> [WHAT TO PRODUCE] Each line in the entries below that holds the word "simply" belongs in the answer.

> [MATERIAL SHOWN]
********************
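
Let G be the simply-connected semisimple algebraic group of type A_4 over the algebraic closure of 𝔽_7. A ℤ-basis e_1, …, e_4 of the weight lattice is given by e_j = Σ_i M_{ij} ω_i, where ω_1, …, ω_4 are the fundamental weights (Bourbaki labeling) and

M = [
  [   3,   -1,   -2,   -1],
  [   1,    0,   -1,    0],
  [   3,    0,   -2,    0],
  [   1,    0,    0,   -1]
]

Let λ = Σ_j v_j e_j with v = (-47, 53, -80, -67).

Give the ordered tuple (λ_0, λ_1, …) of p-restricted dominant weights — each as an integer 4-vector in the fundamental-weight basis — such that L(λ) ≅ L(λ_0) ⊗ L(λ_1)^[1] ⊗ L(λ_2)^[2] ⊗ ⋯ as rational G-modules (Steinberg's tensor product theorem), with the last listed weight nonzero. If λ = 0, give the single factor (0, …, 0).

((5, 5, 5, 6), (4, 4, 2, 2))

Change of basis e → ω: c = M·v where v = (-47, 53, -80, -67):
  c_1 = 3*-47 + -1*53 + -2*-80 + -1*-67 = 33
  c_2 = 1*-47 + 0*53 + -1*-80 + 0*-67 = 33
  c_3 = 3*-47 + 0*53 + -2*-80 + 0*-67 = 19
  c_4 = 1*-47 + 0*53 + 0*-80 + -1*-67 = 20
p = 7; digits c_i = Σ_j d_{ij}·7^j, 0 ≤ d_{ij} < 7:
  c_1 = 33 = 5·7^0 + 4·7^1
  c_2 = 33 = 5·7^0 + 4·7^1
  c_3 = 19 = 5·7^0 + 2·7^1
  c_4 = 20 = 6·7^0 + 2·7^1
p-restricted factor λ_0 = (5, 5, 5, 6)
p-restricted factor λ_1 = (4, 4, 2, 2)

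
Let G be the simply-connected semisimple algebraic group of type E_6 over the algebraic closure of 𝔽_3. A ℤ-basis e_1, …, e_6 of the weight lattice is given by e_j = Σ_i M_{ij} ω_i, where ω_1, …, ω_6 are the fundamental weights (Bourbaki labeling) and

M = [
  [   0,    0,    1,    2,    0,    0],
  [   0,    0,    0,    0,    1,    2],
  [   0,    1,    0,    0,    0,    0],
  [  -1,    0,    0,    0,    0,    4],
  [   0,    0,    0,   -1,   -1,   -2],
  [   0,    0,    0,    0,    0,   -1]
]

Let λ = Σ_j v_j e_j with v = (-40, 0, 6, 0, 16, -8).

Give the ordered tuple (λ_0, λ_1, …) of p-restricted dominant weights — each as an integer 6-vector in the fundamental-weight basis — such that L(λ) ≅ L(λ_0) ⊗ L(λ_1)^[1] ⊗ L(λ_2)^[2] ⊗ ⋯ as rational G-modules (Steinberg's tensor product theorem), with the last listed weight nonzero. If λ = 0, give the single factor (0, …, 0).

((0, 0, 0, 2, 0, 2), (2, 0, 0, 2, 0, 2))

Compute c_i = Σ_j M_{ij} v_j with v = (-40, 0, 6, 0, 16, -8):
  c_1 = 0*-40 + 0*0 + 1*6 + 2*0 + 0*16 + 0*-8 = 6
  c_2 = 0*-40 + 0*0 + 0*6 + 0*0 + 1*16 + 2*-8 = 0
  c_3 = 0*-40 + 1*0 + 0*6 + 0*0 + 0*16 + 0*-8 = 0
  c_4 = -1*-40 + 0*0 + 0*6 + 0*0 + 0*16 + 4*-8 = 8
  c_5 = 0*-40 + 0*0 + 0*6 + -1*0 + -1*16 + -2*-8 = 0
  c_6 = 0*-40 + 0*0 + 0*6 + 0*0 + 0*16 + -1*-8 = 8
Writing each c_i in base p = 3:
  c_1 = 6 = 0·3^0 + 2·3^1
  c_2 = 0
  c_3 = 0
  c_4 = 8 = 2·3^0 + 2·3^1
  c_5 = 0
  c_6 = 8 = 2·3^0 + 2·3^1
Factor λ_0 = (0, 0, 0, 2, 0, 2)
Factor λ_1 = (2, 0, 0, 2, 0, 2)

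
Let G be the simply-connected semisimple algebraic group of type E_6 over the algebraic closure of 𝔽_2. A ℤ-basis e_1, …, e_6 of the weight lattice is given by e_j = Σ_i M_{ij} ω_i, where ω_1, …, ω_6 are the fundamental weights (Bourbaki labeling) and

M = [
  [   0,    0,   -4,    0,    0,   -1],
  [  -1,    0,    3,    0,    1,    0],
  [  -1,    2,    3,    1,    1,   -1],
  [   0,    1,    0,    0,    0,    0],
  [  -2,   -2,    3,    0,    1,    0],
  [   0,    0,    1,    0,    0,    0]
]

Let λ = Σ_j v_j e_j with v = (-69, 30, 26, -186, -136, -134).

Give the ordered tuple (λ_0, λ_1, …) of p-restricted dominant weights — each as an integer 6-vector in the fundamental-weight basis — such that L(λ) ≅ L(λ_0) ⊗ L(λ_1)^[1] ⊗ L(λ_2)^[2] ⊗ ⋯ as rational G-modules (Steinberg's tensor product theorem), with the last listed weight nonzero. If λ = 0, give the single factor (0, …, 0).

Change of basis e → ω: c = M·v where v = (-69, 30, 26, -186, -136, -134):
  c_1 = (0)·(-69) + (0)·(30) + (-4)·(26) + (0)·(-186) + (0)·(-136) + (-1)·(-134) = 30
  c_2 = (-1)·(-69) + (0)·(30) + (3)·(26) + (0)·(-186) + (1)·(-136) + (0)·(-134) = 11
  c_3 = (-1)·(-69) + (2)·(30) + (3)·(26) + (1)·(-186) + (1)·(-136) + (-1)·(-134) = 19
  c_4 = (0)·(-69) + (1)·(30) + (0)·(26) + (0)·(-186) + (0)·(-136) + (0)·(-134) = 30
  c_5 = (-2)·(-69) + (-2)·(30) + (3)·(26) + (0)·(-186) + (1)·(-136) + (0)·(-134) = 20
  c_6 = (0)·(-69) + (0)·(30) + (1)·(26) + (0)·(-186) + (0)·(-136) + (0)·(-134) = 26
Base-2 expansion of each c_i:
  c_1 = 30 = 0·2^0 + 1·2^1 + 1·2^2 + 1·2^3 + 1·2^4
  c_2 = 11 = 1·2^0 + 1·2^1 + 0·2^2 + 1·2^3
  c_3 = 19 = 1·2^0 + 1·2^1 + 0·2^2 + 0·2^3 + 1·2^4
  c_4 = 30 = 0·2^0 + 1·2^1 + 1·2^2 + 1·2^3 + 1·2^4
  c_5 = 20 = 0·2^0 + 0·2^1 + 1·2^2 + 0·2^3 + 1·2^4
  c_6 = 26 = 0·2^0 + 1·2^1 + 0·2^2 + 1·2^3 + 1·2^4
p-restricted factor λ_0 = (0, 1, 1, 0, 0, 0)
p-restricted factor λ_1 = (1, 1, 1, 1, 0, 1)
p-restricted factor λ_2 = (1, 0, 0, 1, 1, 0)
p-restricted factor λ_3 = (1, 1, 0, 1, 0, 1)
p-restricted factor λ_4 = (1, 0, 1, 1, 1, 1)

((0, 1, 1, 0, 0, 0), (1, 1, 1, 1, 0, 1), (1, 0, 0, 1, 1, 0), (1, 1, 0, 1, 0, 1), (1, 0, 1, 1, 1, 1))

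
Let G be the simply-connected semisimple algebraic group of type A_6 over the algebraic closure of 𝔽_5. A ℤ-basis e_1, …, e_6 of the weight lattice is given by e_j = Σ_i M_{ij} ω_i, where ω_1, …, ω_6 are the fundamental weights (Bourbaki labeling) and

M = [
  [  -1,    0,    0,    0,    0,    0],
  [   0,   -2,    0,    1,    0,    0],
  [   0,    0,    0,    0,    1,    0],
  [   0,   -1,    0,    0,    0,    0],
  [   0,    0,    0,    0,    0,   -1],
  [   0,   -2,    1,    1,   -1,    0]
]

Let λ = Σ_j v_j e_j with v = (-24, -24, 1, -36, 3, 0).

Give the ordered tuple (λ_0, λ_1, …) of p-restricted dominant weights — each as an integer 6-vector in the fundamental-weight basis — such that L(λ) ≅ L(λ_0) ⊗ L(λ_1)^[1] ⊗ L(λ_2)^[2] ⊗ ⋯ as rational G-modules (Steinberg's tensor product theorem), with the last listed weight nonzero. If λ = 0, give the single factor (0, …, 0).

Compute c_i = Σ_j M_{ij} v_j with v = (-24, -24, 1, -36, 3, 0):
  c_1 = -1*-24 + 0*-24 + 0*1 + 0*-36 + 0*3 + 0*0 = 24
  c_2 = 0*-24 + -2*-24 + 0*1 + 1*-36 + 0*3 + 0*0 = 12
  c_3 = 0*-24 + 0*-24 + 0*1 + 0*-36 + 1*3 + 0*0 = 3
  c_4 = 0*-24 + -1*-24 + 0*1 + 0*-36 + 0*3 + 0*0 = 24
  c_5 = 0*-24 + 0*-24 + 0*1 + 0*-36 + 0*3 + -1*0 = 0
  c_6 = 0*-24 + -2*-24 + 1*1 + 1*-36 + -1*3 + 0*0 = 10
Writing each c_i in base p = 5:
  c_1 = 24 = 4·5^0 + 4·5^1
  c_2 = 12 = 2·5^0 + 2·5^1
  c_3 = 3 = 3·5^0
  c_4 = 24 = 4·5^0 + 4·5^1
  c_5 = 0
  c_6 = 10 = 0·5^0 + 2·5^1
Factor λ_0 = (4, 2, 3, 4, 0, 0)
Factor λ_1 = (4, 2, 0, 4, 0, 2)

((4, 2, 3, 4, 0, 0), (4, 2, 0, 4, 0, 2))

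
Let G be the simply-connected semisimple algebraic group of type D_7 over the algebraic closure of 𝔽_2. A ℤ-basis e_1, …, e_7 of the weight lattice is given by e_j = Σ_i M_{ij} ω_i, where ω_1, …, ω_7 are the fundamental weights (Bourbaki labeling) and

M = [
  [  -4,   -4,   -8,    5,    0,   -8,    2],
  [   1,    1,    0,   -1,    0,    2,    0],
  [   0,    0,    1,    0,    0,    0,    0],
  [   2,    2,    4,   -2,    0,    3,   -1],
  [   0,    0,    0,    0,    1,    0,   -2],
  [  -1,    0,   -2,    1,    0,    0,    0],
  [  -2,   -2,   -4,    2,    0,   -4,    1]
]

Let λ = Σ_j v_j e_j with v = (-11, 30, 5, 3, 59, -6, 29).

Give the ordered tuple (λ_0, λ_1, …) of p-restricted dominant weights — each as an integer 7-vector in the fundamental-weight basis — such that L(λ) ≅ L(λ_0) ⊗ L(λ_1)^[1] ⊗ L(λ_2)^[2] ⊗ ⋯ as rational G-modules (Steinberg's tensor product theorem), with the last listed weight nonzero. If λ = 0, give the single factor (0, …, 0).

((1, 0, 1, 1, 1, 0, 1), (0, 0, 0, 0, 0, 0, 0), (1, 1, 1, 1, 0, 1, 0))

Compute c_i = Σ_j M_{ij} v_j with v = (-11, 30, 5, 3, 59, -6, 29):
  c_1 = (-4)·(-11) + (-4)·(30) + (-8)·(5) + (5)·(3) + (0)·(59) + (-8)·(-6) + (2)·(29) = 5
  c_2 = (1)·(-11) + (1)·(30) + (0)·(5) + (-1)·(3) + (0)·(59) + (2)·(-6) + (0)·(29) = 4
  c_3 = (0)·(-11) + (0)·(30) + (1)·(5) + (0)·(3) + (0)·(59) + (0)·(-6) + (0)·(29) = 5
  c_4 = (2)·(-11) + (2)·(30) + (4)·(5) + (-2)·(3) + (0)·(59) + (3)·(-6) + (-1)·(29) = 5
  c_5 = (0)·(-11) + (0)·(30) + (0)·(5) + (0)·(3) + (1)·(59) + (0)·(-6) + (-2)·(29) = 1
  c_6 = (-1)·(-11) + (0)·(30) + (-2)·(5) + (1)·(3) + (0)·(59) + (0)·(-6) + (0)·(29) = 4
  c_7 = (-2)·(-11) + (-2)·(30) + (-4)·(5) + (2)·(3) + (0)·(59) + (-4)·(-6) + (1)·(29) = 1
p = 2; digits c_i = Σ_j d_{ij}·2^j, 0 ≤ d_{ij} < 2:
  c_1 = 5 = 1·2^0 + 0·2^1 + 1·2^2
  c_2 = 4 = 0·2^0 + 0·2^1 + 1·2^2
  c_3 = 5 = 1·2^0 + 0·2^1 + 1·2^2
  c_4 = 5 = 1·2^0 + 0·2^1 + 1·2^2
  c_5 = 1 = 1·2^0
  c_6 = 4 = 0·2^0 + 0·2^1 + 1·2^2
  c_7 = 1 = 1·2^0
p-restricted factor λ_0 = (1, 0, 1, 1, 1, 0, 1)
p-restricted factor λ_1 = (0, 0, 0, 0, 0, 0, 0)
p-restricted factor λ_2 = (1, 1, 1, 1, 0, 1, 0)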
********************
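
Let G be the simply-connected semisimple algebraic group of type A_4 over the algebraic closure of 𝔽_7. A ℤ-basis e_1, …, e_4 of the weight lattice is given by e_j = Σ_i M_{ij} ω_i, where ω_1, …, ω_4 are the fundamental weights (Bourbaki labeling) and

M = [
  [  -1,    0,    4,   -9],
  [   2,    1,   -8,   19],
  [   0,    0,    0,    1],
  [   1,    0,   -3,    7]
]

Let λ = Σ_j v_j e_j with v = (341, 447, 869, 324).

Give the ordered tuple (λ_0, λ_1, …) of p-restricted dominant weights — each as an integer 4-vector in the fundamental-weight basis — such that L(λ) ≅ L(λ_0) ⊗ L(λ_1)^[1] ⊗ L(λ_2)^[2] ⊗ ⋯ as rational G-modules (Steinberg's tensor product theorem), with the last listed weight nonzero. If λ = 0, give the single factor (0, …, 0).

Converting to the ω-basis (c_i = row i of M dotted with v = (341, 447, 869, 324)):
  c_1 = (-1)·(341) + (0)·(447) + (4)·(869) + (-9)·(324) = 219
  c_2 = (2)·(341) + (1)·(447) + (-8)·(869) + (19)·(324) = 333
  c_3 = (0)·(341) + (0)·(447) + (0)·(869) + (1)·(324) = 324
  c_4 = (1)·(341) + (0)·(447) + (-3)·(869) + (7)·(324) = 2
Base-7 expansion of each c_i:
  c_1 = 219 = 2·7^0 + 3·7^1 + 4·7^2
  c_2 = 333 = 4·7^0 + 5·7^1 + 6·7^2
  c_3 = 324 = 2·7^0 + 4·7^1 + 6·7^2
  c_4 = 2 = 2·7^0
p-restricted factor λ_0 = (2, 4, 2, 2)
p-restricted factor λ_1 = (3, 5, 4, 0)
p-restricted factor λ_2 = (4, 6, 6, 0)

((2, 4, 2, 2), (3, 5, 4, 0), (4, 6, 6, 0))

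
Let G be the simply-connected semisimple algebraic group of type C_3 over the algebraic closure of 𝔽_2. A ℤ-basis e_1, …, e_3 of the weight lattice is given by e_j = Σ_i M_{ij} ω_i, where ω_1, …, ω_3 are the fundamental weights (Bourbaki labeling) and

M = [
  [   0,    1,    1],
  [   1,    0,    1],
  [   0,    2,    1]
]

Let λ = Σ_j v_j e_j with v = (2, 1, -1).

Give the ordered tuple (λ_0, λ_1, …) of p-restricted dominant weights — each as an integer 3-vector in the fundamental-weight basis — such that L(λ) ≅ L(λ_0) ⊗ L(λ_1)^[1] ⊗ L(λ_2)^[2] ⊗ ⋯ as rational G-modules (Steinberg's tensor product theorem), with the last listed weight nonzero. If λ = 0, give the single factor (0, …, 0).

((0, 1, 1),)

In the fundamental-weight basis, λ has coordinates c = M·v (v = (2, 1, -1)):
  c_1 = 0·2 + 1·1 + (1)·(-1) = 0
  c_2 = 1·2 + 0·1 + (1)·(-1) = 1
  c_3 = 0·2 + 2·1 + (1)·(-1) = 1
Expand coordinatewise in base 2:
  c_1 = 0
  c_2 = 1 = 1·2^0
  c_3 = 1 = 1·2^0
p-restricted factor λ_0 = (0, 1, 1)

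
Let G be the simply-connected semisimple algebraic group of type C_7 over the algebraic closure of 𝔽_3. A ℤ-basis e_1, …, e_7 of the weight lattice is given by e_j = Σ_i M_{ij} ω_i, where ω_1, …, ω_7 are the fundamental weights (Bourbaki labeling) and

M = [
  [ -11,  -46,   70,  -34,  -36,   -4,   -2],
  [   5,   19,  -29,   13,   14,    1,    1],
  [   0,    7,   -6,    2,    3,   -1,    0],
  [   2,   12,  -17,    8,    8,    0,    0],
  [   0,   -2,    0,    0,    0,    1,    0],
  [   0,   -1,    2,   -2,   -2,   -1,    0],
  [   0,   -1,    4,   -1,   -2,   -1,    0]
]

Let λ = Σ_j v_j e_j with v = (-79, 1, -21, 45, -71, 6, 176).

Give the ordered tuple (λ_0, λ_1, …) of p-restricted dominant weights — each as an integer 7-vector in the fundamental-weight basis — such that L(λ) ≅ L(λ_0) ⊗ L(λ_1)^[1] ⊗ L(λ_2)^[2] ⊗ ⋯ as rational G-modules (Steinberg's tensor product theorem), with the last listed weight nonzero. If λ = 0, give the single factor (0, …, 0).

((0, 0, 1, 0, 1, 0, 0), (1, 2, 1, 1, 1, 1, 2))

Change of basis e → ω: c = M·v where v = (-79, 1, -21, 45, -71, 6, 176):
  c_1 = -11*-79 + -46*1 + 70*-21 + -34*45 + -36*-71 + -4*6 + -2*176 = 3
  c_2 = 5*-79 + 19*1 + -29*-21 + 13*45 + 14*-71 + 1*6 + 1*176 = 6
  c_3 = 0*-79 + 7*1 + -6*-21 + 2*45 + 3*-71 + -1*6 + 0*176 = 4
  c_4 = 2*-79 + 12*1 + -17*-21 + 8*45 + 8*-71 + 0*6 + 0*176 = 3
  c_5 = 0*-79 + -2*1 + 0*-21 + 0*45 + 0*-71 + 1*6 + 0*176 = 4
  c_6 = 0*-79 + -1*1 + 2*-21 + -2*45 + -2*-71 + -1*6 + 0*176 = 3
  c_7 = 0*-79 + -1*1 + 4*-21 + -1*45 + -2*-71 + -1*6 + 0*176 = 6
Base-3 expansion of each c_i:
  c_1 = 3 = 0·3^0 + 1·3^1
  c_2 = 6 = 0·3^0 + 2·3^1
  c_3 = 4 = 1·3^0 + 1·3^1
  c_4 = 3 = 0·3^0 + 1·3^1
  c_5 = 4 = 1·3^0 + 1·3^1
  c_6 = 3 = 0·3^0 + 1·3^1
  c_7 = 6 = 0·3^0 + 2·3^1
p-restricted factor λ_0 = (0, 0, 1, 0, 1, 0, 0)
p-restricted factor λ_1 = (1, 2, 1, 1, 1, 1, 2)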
********************
> [SOLUTION TO THIS EXERCISE]
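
Let G be the simply-connected semisimple algebraic group of type A_4 over the algebraic closure of 𝔽_7. A ℤ-basis e_1, …, e_4 of the weight lattice is given by e_j = Σ_i M_{ij} ω_i, where ω_1, …, ω_4 are the fundamental weights (Bourbaki labeling) and
Let G be the simply-connected semisimple algebraic group of type E_6 over the algebraic closure of 𝔽_3. A ℤ-basis e_1, …, e_6 of the weight lattice is given by e_j = Σ_i M_{ij} ω_i, where ω_1, …, ω_6 are the fundamental weights (Bourbaki labeling) and
Let G be the simply-connected semisimple algebraic group of type E_6 over the algebraic closure of 𝔽_2. A ℤ-basis e_1, …, e_6 of the weight lattice is given by e_j = Σ_i M_{ij} ω_i, where ω_1, …, ω_6 are the fundamental weights (Bourbaki labeling) and
Let G be the simply-connected semisimple algebraic group of type A_6 over the algebraic closure of 𝔽_5. A ℤ-basis e_1, …, e_6 of the weight lattice is given by e_j = Σ_i M_{ij} ω_i, where ω_1, …, ω_6 are the fundamental weights (Bourbaki labeling) and
Let G be the simply-connected semisimple algebraic group of type D_7 over the algebraic closure of 𝔽_2. A ℤ-basis e_1, …, e_7 of the weight lattice is given by e_j = Σ_i M_{ij} ω_i, where ω_1, …, ω_7 are the fundamental weights (Bourbaki labeling) and
Let G be the simply-connected semisimple algebraic group of type A_4 over the algebraic closure of 𝔽_7. A ℤ-basis e_1, …, e_4 of the weight lattice is given by e_j = Σ_i M_{ij} ω_i, where ω_1, …, ω_4 are the fundamental weights (Bourbaki labeling) and
Let G be the simply-connected semisimple algebraic group of type C_3 over the algebraic closure of 𝔽_2. A ℤ-basis e_1, …, e_3 of the weight lattice is given by e_j = Σ_i M_{ij} ω_i, where ω_1, …, ω_3 are the fundamental weights (Bourbaki labeling) and
Let G be the simply-connected semisimple algebraic group of type C_7 over the algebraic closure of 𝔽_3. A ℤ-basis e_1, …, e_7 of the weight lattice is given by e_j = Σ_i M_{ij} ω_i, where ω_1, …, ω_7 are the fundamental weights (Bourbaki labeling) and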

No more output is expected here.